**Work task**
Would you return every entry, exactly as it is written?

#### Records provided

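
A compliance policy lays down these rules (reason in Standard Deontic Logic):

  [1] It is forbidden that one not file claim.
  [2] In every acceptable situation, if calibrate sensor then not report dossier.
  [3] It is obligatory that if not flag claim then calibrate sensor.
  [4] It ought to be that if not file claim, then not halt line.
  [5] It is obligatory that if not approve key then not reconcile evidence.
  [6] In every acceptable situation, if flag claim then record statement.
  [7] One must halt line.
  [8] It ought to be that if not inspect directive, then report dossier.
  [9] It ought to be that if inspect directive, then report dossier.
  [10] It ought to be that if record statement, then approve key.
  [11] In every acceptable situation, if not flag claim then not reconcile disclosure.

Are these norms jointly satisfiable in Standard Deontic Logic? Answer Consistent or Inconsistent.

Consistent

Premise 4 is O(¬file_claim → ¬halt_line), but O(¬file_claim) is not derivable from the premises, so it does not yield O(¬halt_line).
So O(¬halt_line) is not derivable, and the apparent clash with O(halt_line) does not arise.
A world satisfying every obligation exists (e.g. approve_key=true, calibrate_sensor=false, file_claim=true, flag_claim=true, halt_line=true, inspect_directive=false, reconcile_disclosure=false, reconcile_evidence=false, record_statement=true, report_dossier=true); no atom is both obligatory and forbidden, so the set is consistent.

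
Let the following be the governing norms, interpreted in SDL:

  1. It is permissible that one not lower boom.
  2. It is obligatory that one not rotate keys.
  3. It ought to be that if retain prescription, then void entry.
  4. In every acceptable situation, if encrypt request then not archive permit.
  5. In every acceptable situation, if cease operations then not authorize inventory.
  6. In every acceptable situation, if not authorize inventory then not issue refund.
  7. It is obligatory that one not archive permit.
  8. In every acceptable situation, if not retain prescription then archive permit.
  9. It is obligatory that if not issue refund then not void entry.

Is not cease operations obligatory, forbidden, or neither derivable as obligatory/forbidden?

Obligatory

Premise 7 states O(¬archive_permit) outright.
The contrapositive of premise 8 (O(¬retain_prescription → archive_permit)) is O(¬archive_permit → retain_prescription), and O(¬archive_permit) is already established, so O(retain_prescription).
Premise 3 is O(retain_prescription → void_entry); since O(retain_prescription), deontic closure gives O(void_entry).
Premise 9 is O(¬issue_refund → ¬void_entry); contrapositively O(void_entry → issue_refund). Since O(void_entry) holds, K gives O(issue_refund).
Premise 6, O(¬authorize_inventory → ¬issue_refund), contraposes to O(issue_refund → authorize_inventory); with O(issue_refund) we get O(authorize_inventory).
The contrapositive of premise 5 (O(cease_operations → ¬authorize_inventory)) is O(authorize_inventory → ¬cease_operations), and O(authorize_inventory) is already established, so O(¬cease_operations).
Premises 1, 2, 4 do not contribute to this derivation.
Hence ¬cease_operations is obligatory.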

########

**Task output**
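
A compliance policy lays down these rules (reason in Standard Deontic Logic):

  [1] It is forbidden that one not file claim.
  [2] In every acceptable situation, if calibrate sensor then not report dossier.
  [3] It is obligatory that if not flag claim then calibrate sensor.
  [4] It ought to be that if not file claim, then not halt line.
  [5] It is obligatory that if not approve key then not reconcile evidence.
  [6] In every acceptable situation, if flag claim then record statement.
  [7] One must halt line.
  [8] It ought to be that if not inspect directive, then report dossier.
  [9] It ought to be that if inspect directive, then report dossier.
  [10] It ought to be that if record statement, then approve key.
  [11] In every acceptable situation, if not flag claim then not reconcile disclosure.

Are these norms jointly satisfiable in Standard Deontic Logic? Answer Consistent or Inconsistent.

Consistent

Premise 4 is O(¬file_claim → ¬halt_line), but O(¬file_claim) is not derivable from the premises, so it does not yield O(¬halt_line).
So O(¬halt_line) is not derivable, and the apparent clash with O(halt_line) does not arise.
A world satisfying every obligation exists (e.g. approve_key=true, calibrate_sensor=false, file_claim=true, flag_claim=true, halt_line=true, inspect_directive=false, reconcile_disclosure=false, reconcile_evidence=false, record_statement=true, report_dossier=true); no atom is both obligatory and forbidden, so the set is consistent.

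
Let the following be the governing norms, interpreted in SDL:

  1. It is permissible that one not lower boom.
  2. It is obligatory that one not rotate keys.
  3. It ought to be that if retain prescription, then void entry.
  4. In every acceptable situation, if encrypt request then not archive permit.
  5. In every acceptable situation, if cease operations then not authorize inventory.
  6. In every acceptable situation, if not authorize inventory then not issue refund.
  7. It is obligatory that one not archive permit.
  8. In every acceptable situation, if not retain prescription then archive permit.
  9. It is obligatory that if not issue refund then not void entry.

Is not cease operations obligatory, forbidden, or neither derivable as obligatory/forbidden?

Obligatory

Premise 7 states O(¬archive_permit) outright.
The contrapositive of premise 8 (O(¬retain_prescription → archive_permit)) is O(¬archive_permit → retain_prescription), and O(¬archive_permit) is already established, so O(retain_prescription).
Premise 3 is O(retain_prescription → void_entry); since O(retain_prescription), deontic closure gives O(void_entry).
Premise 9 is O(¬issue_refund → ¬void_entry); contrapositively O(void_entry → issue_refund). Since O(void_entry) holds, K gives O(issue_refund).
Premise 6, O(¬authorize_inventory → ¬issue_refund), contraposes to O(issue_refund → authorize_inventory); with O(issue_refund) we get O(authorize_inventory).
The contrapositive of premise 5 (O(cease_operations → ¬authorize_inventory)) is O(authorize_inventory → ¬cease_operations), and O(authorize_inventory) is already established, so O(¬cease_operations).
Premises 1, 2, 4 do not contribute to this derivation.
Hence ¬cease_operations is obligatory.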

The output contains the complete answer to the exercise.